◆ Problem to work on ◆
The records appear below. Copy each one exactly.

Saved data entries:

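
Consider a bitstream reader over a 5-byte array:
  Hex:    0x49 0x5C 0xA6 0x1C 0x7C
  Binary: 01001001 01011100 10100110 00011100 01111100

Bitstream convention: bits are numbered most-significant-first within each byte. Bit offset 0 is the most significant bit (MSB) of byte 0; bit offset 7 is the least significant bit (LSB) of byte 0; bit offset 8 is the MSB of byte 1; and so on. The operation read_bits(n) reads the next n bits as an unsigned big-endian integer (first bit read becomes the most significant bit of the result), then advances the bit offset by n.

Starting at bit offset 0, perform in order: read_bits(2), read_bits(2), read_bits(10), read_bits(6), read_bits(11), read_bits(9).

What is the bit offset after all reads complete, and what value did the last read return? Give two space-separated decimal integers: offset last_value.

Read 1: bits[0:2] width=2 -> value=1 (bin 01); offset now 2 = byte 0 bit 2; 38 bits remain
Read 2: bits[2:4] width=2 -> value=0 (bin 00); offset now 4 = byte 0 bit 4; 36 bits remain
Read 3: bits[4:14] width=10 -> value=599 (bin 1001010111); offset now 14 = byte 1 bit 6; 26 bits remain
Read 4: bits[14:20] width=6 -> value=10 (bin 001010); offset now 20 = byte 2 bit 4; 20 bits remain
Read 5: bits[20:31] width=11 -> value=782 (bin 01100001110); offset now 31 = byte 3 bit 7; 9 bits remain
Read 6: bits[31:40] width=9 -> value=124 (bin 001111100); offset now 40 = byte 5 bit 0; 0 bits remain

Answer: 40 124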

◆ Problem solution ◆
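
Consider a bitstream reader over a 5-byte array:
  Hex:    0x49 0x5C 0xA6 0x1C 0x7C
  Binary: 01001001 01011100 10100110 00011100 01111100

Bitstream convention: bits are numbered most-significant-first within each byte. Bit offset 0 is the most significant bit (MSB) of byte 0; bit offset 7 is the least significant bit (LSB) of byte 0; bit offset 8 is the MSB of byte 1; and so on. The operation read_bits(n) reads the next n bits as an unsigned big-endian integer (first bit read becomes the most significant bit of the result), then advances the bit offset by n.

Starting at bit offset 0, perform in order: read_bits(2), read_bits(2), read_bits(10), read_bits(6), read_bits(11), read_bits(9).

What is the bit offset after all reads complete, and what value did the last read return? Give two space-separated decimal integers: offset last_value.

Read 1: bits[0:2] width=2 -> value=1 (bin 01); offset now 2 = byte 0 bit 2; 38 bits remain
Read 2: bits[2:4] width=2 -> value=0 (bin 00); offset now 4 = byte 0 bit 4; 36 bits remain
Read 3: bits[4:14] width=10 -> value=599 (bin 1001010111); offset now 14 = byte 1 bit 6; 26 bits remain
Read 4: bits[14:20] width=6 -> value=10 (bin 001010); offset now 20 = byte 2 bit 4; 20 bits remain
Read 5: bits[20:31] width=11 -> value=782 (bin 01100001110); offset now 31 = byte 3 bit 7; 9 bits remain
Read 6: bits[31:40] width=9 -> value=124 (bin 001111100); offset now 40 = byte 5 bit 0; 0 bits remain

Answer: 40 124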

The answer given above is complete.